# Source material
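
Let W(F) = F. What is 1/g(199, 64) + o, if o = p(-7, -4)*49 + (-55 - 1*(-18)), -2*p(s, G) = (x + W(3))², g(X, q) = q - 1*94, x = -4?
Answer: -923/15 ≈ -61.533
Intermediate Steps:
g(X, q) = -94 + q (g(X, q) = q - 94 = -94 + q)
p(s, G) = -½ (p(s, G) = -(-4 + 3)²/2 = -½*(-1)² = -½*1 = -½)
o = -123/2 (o = -½*49 + (-55 - 1*(-18)) = -49/2 + (-55 + 18) = -49/2 - 37 = -123/2 ≈ -61.500)
1/g(199, 64) + o = 1/(-94 + 64) - 123/2 = 1/(-30) - 123/2 = -1/30 - 123/2 = -923/15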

# Task requirements
Reprint the complete listing exactly.

# Solved problem
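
Let W(F) = F. What is 1/g(199, 64) + o, if o = p(-7, -4)*49 + (-55 - 1*(-18)), -2*p(s, G) = (x + W(3))², g(X, q) = q - 1*94, x = -4?
Answer: -923/15 ≈ -61.533
Intermediate Steps:
g(X, q) = -94 + q (g(X, q) = q - 94 = -94 + q)
p(s, G) = -½ (p(s, G) = -(-4 + 3)²/2 = -½*(-1)² = -½*1 = -½)
o = -123/2 (o = -½*49 + (-55 - 1*(-18)) = -49/2 + (-55 + 18) = -49/2 - 37 = -123/2 ≈ -61.500)
1/g(199, 64) + o = 1/(-94 + 64) - 123/2 = 1/(-30) - 123/2 = -1/30 - 123/2 = -923/15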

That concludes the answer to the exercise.